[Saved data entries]

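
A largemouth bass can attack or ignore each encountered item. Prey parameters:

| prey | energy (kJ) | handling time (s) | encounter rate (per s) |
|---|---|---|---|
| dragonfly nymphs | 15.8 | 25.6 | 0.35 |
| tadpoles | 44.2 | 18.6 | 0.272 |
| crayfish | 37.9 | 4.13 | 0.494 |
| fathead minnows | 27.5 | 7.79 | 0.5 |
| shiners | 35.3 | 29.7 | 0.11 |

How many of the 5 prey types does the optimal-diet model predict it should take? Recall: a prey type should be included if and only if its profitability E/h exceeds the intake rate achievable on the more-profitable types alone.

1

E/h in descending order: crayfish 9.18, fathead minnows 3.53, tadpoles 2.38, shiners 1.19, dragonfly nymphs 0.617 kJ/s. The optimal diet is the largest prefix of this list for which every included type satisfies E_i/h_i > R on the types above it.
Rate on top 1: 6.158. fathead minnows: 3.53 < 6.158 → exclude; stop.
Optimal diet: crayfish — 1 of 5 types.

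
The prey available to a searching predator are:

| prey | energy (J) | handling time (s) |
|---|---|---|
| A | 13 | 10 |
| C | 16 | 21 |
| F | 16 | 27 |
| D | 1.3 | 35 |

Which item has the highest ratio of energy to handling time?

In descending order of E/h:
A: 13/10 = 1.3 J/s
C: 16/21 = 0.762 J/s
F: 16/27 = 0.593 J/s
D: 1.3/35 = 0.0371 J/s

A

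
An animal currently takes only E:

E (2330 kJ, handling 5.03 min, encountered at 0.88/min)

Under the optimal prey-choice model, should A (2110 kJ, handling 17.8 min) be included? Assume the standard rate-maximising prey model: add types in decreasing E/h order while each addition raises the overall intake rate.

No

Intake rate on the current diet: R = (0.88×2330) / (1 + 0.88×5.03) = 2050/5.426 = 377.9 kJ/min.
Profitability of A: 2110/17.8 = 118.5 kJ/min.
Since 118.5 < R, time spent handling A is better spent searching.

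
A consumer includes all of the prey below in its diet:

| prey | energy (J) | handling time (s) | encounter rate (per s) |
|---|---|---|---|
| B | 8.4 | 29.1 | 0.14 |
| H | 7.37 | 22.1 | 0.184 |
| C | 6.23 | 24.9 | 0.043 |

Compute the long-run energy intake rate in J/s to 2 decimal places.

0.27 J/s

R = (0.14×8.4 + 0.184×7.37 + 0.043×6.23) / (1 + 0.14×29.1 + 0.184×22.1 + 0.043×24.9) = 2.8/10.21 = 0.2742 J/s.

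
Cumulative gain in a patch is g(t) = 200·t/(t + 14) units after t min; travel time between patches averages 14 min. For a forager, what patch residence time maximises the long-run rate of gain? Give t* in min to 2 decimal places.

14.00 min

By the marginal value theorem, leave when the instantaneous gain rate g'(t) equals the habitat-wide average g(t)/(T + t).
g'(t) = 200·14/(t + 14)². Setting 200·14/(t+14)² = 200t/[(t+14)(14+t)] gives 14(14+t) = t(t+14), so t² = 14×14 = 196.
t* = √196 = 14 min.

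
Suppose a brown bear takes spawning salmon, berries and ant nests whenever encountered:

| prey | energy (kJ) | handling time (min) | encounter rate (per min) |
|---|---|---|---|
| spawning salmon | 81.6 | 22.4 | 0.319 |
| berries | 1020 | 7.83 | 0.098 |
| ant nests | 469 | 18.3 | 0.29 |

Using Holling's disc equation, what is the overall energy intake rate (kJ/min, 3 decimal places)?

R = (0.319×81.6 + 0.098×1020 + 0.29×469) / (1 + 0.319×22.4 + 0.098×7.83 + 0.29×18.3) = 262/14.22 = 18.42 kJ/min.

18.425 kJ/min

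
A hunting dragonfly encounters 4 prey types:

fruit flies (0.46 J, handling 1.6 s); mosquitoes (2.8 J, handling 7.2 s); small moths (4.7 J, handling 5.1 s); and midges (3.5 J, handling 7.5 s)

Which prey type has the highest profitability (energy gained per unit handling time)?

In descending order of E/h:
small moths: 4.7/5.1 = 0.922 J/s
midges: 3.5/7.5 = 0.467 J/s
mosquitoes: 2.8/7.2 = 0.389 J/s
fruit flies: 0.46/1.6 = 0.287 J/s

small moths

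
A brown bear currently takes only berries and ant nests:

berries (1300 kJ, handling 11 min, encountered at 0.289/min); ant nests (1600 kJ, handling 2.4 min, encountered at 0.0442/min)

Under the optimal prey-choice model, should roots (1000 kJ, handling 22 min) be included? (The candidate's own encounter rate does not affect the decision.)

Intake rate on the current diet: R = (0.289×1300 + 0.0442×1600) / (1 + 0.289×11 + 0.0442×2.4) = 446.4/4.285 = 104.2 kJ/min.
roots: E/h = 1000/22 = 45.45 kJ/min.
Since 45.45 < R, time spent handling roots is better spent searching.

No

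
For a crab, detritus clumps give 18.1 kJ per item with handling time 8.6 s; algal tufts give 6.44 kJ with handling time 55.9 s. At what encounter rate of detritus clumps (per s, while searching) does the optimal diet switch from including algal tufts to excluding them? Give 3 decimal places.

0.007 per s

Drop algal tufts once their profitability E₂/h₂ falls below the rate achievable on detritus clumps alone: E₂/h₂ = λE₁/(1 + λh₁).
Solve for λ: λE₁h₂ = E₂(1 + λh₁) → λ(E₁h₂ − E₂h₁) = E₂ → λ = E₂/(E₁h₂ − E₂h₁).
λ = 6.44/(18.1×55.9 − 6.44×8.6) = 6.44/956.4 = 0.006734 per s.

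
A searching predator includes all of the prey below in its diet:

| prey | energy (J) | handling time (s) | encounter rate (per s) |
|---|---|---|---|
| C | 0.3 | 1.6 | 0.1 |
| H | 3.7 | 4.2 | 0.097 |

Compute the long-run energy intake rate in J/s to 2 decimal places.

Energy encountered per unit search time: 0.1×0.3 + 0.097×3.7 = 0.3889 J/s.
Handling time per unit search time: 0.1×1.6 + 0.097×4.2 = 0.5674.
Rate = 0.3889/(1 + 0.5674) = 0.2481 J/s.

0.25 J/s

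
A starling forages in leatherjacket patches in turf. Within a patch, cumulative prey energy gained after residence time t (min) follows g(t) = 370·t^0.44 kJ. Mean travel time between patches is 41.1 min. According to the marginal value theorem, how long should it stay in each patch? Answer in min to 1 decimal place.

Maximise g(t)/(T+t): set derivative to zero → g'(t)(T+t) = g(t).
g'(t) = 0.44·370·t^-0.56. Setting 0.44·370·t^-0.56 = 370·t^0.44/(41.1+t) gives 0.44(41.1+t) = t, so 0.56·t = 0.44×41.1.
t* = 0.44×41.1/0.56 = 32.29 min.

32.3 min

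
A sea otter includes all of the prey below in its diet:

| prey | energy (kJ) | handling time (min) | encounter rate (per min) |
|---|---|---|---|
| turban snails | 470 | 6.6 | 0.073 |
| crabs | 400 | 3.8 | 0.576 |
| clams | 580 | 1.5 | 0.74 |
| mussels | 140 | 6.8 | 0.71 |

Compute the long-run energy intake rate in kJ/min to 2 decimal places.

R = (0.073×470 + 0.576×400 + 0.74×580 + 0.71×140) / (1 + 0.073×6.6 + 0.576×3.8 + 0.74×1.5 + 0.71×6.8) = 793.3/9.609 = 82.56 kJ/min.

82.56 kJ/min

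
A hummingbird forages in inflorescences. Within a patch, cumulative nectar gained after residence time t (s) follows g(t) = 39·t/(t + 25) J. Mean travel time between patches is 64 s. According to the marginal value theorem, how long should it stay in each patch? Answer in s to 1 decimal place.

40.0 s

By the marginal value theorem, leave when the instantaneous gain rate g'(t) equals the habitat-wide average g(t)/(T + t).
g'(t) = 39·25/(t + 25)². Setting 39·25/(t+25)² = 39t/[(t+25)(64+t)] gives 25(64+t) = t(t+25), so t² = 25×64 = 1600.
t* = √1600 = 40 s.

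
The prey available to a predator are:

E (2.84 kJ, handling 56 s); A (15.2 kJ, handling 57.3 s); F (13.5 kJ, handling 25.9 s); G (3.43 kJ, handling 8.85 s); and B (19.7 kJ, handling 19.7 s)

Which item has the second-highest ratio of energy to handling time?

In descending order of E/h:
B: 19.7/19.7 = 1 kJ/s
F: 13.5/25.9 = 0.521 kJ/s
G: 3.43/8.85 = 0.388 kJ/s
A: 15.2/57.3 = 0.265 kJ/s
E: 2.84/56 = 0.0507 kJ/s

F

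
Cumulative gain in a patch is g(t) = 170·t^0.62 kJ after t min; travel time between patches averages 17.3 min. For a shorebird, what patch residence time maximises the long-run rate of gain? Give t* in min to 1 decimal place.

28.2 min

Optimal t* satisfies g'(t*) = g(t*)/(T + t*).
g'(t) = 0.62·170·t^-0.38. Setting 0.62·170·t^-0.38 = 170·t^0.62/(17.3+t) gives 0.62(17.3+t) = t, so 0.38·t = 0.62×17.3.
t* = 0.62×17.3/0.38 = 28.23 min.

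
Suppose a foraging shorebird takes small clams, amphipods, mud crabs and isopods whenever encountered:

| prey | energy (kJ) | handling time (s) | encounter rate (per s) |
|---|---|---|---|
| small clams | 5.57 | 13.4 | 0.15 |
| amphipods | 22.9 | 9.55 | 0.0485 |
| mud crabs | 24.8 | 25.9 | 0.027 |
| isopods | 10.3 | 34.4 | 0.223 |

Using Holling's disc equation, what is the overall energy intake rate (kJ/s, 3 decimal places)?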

Required action:
Your answer must consist only of the lines from the start of the records above through the line with "29.7 | 0.11 |", each retyped exactly.

Result below:
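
A largemouth bass can attack or ignore each encountered item. Prey parameters:

| prey | energy (kJ) | handling time (s) | encounter rate (per s) |
|---|---|---|---|
| dragonfly nymphs | 15.8 | 25.6 | 0.35 |
| tadpoles | 44.2 | 18.6 | 0.272 |
| crayfish | 37.9 | 4.13 | 0.494 |
| fathead minnows | 27.5 | 7.79 | 0.5 |
| shiners | 35.3 | 29.7 | 0.11 |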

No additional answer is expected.